(Data excerpts)

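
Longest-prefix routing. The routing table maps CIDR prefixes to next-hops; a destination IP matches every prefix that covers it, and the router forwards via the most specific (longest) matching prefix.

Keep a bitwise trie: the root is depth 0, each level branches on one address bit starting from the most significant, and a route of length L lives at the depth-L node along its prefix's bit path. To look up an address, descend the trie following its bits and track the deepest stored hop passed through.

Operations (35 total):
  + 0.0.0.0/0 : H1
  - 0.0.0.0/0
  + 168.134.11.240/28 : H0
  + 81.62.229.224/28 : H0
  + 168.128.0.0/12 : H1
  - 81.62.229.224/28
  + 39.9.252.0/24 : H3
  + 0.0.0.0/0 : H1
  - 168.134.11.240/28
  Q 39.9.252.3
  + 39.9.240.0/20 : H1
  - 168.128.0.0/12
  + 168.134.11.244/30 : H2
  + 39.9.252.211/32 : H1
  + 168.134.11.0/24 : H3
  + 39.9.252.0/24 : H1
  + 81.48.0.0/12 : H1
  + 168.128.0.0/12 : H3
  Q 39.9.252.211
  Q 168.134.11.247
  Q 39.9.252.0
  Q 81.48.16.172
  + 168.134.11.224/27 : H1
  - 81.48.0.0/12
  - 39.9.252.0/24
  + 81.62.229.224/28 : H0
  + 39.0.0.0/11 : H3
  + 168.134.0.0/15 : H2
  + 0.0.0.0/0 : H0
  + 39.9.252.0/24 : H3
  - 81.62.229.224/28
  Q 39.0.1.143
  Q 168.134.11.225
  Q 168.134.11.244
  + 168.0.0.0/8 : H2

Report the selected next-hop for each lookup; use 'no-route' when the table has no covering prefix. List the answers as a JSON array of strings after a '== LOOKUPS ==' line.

Trace:
  add 0.0.0.0/0 -> H1 at depth 0
  - 0.0.0.0/0 clear@0
  add 168.134.11.240/28 -> H0 at depth 28
  add 81.62.229.224/28 -> H0 at depth 28
  add 168.128.0.0/12 -> H1 at depth 12
  - 81.62.229.224/28 clear@28
  add 39.9.252.0/24 -> H3 at depth 24
  add 0.0.0.0/0 -> H1 at depth 0
  - 168.134.11.240/28 clear@28
  Q 39.9.252.3: descend 001001110000100111111100 ; hops seen [H1,H3] ; pick H3
  add 39.9.240.0/20 -> H1 at depth 20
  - 168.128.0.0/12 clear@12
  add 168.134.11.244/30 -> H2 at depth 30
  add 39.9.252.211/32 -> H1 at depth 32
  add 168.134.11.0/24 -> H3 at depth 24
  add 39.9.252.0/24 -> H1 at depth 24
  add 81.48.0.0/12 -> H1 at depth 12
  add 168.128.0.0/12 -> H3 at depth 12
  Q 39.9.252.211: descend 00100111000010011111110011010011 ; hops seen [H1,H1,H1,H1] ; pick H1
  Q 168.134.11.247: descend 101010001000011000001011111101 ; hops seen [H1,H3,H3,H2] ; pick H2
  Q 39.9.252.0: descend 001001110000100111111100 ; hops seen [H1,H1,H1] ; pick H1
  Q 81.48.16.172: descend 010100010011 ; hops seen [H1,H1] ; pick H1
  add 168.134.11.224/27 -> H1 at depth 27
  - 81.48.0.0/12 clear@12
  - 39.9.252.0/24 clear@24
  add 81.62.229.224/28 -> H0 at depth 28
  add 39.0.0.0/11 -> H3 at depth 11
  add 168.134.0.0/15 -> H2 at depth 15
  add 0.0.0.0/0 -> H0 at depth 0
  add 39.9.252.0/24 -> H3 at depth 24
  - 81.62.229.224/28 clear@28
  Q 39.0.1.143: descend 001001110000 ; hops seen [H0,H3] ; pick H3
  Q 168.134.11.225: descend 101010001000011000001011111 ; hops seen [H0,H3,H2,H3,H1] ; pick H1
  Q 168.134.11.244: descend 101010001000011000001011111101 ; hops seen [H0,H3,H2,H3,H1,H2] ; pick H2
  add 168.0.0.0/8 -> H2 at depth 8

== LOOKUPS ==
["H3","H1","H2","H1","H1","H3","H1","H2"]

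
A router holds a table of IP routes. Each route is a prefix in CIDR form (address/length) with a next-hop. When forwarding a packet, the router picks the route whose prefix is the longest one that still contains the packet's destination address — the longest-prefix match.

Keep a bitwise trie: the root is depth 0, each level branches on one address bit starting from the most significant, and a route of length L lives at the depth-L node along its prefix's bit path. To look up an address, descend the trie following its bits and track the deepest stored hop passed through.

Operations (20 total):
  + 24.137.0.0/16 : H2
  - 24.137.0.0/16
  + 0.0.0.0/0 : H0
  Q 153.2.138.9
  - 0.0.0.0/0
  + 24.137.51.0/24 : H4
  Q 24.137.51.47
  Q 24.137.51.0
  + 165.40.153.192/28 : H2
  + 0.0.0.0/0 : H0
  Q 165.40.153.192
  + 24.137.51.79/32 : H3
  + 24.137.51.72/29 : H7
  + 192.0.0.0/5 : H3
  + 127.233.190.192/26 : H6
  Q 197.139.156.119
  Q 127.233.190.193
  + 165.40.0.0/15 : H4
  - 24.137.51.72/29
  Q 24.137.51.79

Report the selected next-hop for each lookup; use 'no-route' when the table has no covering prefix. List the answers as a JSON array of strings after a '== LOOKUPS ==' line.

Trace:
  add 24.137.0.0/16 -> H2 at depth 16
  del 24.137.0.0/16 (clear depth 16)
  add 0.0.0.0/0 -> H0 at depth 0
  Q 153.2.138.9: descend ε ; hops seen [H0] ; pick H0
  del 0.0.0.0/0 (clear depth 0)
  add 24.137.51.0/24 -> H4 at depth 24
  Q 24.137.51.47: descend 000110001000100100110011 ; hops seen [H4] ; pick H4
  Q 24.137.51.0: descend 000110001000100100110011 ; hops seen [H4] ; pick H4
  add 165.40.153.192/28 -> H2 at depth 28
  add 0.0.0.0/0 -> H0 at depth 0
  Q 165.40.153.192: descend 1010010100101000100110011100 ; hops seen [H0,H2] ; pick H2
  add 24.137.51.79/32 -> H3 at depth 32
  add 24.137.51.72/29 -> H7 at depth 29
  add 192.0.0.0/5 -> H3 at depth 5
  add 127.233.190.192/26 -> H6 at depth 26
  Q 197.139.156.119: descend 11000 ; hops seen [H0,H3] ; pick H3
  Q 127.233.190.193: descend 01111111111010011011111011 ; hops seen [H0,H6] ; pick H6
  add 165.40.0.0/15 -> H4 at depth 15
  del 24.137.51.72/29 (clear depth 29)
  Q 24.137.51.79: descend 00011000100010010011001101001111 ; hops seen [H0,H4,H3] ; pick H3

== LOOKUPS ==
["H0","H4","H4","H2","H3","H6","H3"]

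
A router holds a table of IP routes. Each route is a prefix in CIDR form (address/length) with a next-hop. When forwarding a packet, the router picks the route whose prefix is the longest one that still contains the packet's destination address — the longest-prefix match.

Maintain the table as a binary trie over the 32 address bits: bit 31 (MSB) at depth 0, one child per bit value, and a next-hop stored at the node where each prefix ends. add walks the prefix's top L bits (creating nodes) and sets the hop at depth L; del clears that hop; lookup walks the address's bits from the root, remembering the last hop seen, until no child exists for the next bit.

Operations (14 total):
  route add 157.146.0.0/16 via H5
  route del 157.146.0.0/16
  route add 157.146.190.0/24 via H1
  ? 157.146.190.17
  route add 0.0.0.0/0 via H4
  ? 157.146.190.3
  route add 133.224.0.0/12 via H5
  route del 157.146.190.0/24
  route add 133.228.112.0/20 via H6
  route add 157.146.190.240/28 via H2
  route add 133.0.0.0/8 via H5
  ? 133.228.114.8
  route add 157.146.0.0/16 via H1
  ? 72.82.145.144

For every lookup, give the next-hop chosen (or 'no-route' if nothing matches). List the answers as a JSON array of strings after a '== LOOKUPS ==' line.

Process each operation:
  add 157.146.0.0/16 -> H5 at depth 16
  - 157.146.0.0/16 clear@16
  add 157.146.190.0/24 -> H1 at depth 24
  lookup 157.146.190.17: bits 100111011001001010111110 walk d0:-→d1:-→d2:-→d3:-→d4:-→d5:-→d6:-→d7:-→d8:-→d9:-→d10:-→d11:-→d12:-→d13:-→d14:-→d15:-→d16:-→d17:-→d18:-→d19:-→d20:-→d21:-→d22:-→d23:-→d24:H1 -> H1
  add 0.0.0.0/0 -> H4 at depth 0
  lookup 157.146.190.3: bits 100111011001001010111110 walk d0:H4→d1:-→d2:-→d3:-→d4:-→d5:-→d6:-→d7:-→d8:-→d9:-→d10:-→d11:-→d12:-→d13:-→d14:-→d15:-→d16:-→d17:-→d18:-→d19:-→d20:-→d21:-→d22:-→d23:-→d24:H1 -> H1
  add 133.224.0.0/12 -> H5 at depth 12
  - 157.146.190.0/24 clear@24
  add 133.228.112.0/20 -> H6 at depth 20
  add 157.146.190.240/28 -> H2 at depth 28
  add 133.0.0.0/8 -> H5 at depth 8
  lookup 133.228.114.8: bits 10000101111001000111 walk d0:H4→d1:-→d2:-→d3:-→d4:-→d5:-→d6:-→d7:-→d8:H5→d9:-→d10:-→d11:-→d12:H5→d13:-→d14:-→d15:-→d16:-→d17:-→d18:-→d19:-→d20:H6 -> H6
  add 157.146.0.0/16 -> H1 at depth 16
  lookup 72.82.145.144: bits ε walk d0:H4 -> H4

== LOOKUPS ==
["H1","H1","H6","H4"]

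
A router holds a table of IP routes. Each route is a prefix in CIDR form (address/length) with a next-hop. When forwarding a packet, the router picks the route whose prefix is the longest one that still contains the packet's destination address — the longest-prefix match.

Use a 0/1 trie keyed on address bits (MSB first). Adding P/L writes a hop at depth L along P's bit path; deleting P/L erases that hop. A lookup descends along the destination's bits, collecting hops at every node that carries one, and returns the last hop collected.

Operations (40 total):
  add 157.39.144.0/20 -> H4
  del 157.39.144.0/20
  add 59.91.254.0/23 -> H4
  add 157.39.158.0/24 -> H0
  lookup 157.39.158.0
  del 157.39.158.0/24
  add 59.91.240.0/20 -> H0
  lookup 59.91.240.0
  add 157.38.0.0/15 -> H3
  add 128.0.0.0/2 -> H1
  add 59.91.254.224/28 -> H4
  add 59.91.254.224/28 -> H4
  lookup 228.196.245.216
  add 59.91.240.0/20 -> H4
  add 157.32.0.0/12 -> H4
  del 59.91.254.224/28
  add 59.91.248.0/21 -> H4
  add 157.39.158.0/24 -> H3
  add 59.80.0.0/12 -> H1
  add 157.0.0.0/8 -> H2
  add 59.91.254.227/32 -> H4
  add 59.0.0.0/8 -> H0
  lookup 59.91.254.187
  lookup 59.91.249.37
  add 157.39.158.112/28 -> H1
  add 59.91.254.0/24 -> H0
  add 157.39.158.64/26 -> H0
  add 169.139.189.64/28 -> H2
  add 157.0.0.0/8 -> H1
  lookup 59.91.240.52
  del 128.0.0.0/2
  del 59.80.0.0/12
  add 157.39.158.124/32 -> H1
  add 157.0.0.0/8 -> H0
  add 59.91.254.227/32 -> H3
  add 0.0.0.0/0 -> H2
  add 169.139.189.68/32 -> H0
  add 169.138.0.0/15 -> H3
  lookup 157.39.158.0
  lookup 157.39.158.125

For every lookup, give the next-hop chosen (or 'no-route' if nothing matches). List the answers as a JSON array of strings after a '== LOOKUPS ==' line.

Trace:
  add 157.39.144.0/20 -> H4 at depth 20
  del 157.39.144.0/20 (clear depth 20)
  add 59.91.254.0/23 -> H4 at depth 23
  add 157.39.158.0/24 -> H0 at depth 24
  lookup 157.39.158.0: bits 100111010010011110011110 walk d0:-→d1:-→d2:-→d3:-→d4:-→d5:-→d6:-→d7:-→d8:-→d9:-→d10:-→d11:-→d12:-→d13:-→d14:-→d15:-→d16:-→d17:-→d18:-→d19:-→d20:-→d21:-→d22:-→d23:-→d24:H0 -> H0
  del 157.39.158.0/24 (clear depth 24)
  add 59.91.240.0/20 -> H0 at depth 20
  lookup 59.91.240.0: bits 00111011010110111111 walk d0:-→d1:-→d2:-→d3:-→d4:-→d5:-→d6:-→d7:-→d8:-→d9:-→d10:-→d11:-→d12:-→d13:-→d14:-→d15:-→d16:-→d17:-→d18:-→d19:-→d20:H0 -> H0
  add 157.38.0.0/15 -> H3 at depth 15
  add 128.0.0.0/2 -> H1 at depth 2
  add 59.91.254.224/28 -> H4 at depth 28
  add 59.91.254.224/28 -> H4 at depth 28
  lookup 228.196.245.216: bits 1 walk d0:-→d1:- -> no-route
  add 59.91.240.0/20 -> H4 at depth 20
  add 157.32.0.0/12 -> H4 at depth 12
  del 59.91.254.224/28 (clear depth 28)
  add 59.91.248.0/21 -> H4 at depth 21
  add 157.39.158.0/24 -> H3 at depth 24
  add 59.80.0.0/12 -> H1 at depth 12
  add 157.0.0.0/8 -> H2 at depth 8
  add 59.91.254.227/32 -> H4 at depth 32
  add 59.0.0.0/8 -> H0 at depth 8
  lookup 59.91.254.187: bits 0011101101011011111111101 walk d0:-→d1:-→d2:-→d3:-→d4:-→d5:-→d6:-→d7:-→d8:H0→d9:-→d10:-→d11:-→d12:H1→d13:-→d14:-→d15:-→d16:-→d17:-→d18:-→d19:-→d20:H4→d21:H4→d22:-→d23:H4→d24:-→d25:- -> H4
  lookup 59.91.249.37: bits 001110110101101111111 walk d0:-→d1:-→d2:-→d3:-→d4:-→d5:-→d6:-→d7:-→d8:H0→d9:-→d10:-→d11:-→d12:H1→d13:-→d14:-→d15:-→d16:-→d17:-→d18:-→d19:-→d20:H4→d21:H4 -> H4
  add 157.39.158.112/28 -> H1 at depth 28
  add 59.91.254.0/24 -> H0 at depth 24
  add 157.39.158.64/26 -> H0 at depth 26
  add 169.139.189.64/28 -> H2 at depth 28
  add 157.0.0.0/8 -> H1 at depth 8
  lookup 59.91.240.52: bits 00111011010110111111 walk d0:-→d1:-→d2:-→d3:-→d4:-→d5:-→d6:-→d7:-→d8:H0→d9:-→d10:-→d11:-→d12:H1→d13:-→d14:-→d15:-→d16:-→d17:-→d18:-→d19:-→d20:H4 -> H4
  del 128.0.0.0/2 (clear depth 2)
  del 59.80.0.0/12 (clear depth 12)
  add 157.39.158.124/32 -> H1 at depth 32
  add 157.0.0.0/8 -> H0 at depth 8
  add 59.91.254.227/32 -> H3 at depth 32
  add 0.0.0.0/0 -> H2 at depth 0
  add 169.139.189.68/32 -> H0 at depth 32
  add 169.138.0.0/15 -> H3 at depth 15
  lookup 157.39.158.0: bits 1001110100100111100111100 walk d0:H2→d1:-→d2:-→d3:-→d4:-→d5:-→d6:-→d7:-→d8:H0→d9:-→d10:-→d11:-→d12:H4→d13:-→d14:-→d15:H3→d16:-→d17:-→d18:-→d19:-→d20:-→d21:-→d22:-→d23:-→d24:H3→d25:- -> H3
  lookup 157.39.158.125: bits 1001110100100111100111100111110 walk d0:H2→d1:-→d2:-→d3:-→d4:-→d5:-→d6:-→d7:-→d8:H0→d9:-→d10:-→d11:-→d12:H4→d13:-→d14:-→d15:H3→d16:-→d17:-→d18:-→d19:-→d20:-→d21:-→d22:-→d23:-→d24:H3→d25:-→d26:H0→d27:-→d28:H1→d29:-→d30:-→d31:- -> H1

== LOOKUPS ==
["H0","H0","no-route","H4","H4","H4","H3","H1"]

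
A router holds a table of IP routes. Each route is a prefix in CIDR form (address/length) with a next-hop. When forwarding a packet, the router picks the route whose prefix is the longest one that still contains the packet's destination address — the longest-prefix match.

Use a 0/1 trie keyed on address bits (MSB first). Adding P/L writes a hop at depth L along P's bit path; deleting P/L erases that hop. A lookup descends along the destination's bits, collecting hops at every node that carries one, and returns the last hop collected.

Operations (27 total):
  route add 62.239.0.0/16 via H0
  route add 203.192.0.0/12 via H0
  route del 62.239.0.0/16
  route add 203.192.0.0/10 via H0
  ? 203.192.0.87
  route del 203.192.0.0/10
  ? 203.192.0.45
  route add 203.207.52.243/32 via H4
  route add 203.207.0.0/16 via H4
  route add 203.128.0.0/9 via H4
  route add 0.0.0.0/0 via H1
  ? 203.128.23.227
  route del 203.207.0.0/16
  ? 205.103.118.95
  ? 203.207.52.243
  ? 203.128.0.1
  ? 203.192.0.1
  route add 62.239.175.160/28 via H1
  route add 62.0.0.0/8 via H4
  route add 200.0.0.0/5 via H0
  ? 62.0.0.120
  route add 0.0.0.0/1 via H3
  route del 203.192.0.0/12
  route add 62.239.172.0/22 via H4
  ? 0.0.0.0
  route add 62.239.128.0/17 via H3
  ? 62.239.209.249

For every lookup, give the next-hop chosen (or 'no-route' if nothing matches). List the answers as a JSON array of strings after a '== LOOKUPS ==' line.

Trace:
  add 62.239.0.0/16 -> H0 at depth 16
  add 203.192.0.0/12 -> H0 at depth 12
  - 62.239.0.0/16 clear@16
  add 203.192.0.0/10 -> H0 at depth 10
  Q 203.192.0.87: descend 110010111100 ; hops seen [H0,H0] ; pick H0
  - 203.192.0.0/10 clear@10
  Q 203.192.0.45: descend 110010111100 ; hops seen [H0] ; pick H0
  add 203.207.52.243/32 -> H4 at depth 32
  add 203.207.0.0/16 -> H4 at depth 16
  add 203.128.0.0/9 -> H4 at depth 9
  add 0.0.0.0/0 -> H1 at depth 0
  Q 203.128.23.227: descend 110010111 ; hops seen [H1,H4] ; pick H4
  - 203.207.0.0/16 clear@16
  Q 205.103.118.95: descend 11001 ; hops seen [H1] ; pick H1
  Q 203.207.52.243: descend 11001011110011110011010011110011 ; hops seen [H1,H4,H0,H4] ; pick H4
  Q 203.128.0.1: descend 110010111 ; hops seen [H1,H4] ; pick H4
  Q 203.192.0.1: descend 110010111100 ; hops seen [H1,H4,H0] ; pick H0
  add 62.239.175.160/28 -> H1 at depth 28
  add 62.0.0.0/8 -> H4 at depth 8
  add 200.0.0.0/5 -> H0 at depth 5
  Q 62.0.0.120: descend 00111110 ; hops seen [H1,H4] ; pick H4
  add 0.0.0.0/1 -> H3 at depth 1
  - 203.192.0.0/12 clear@12
  add 62.239.172.0/22 -> H4 at depth 22
  Q 0.0.0.0: descend 00 ; hops seen [H1,H3] ; pick H3
  add 62.239.128.0/17 -> H3 at depth 17
  Q 62.239.209.249: descend 00111110111011111 ; hops seen [H1,H3,H4,H3] ; pick H3

== LOOKUPS ==
["H0","H0","H4","H1","H4","H4","H0","H4","H3","H3"]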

(End Data excerpts)

> [How to complete this task] In the listing above, find the line with "168.134.11.0/24 : H3" and the line with "168.0.0.0/8 : H2"; output exactly those lines and all lines between them.

> [Your response]
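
  + 168.134.11.0/24 : H3
  + 39.9.252.0/24 : H1
  + 81.48.0.0/12 : H1
  + 168.128.0.0/12 : H3
  Q 39.9.252.211
  Q 168.134.11.247
  Q 39.9.252.0
  Q 81.48.16.172
  + 168.134.11.224/27 : H1
  - 81.48.0.0/12
  - 39.9.252.0/24
  + 81.62.229.224/28 : H0
  + 39.0.0.0/11 : H3
  + 168.134.0.0/15 : H2
  + 0.0.0.0/0 : H0
  + 39.9.252.0/24 : H3
  - 81.62.229.224/28
  Q 39.0.1.143
  Q 168.134.11.225
  Q 168.134.11.244
  + 168.0.0.0/8 : H2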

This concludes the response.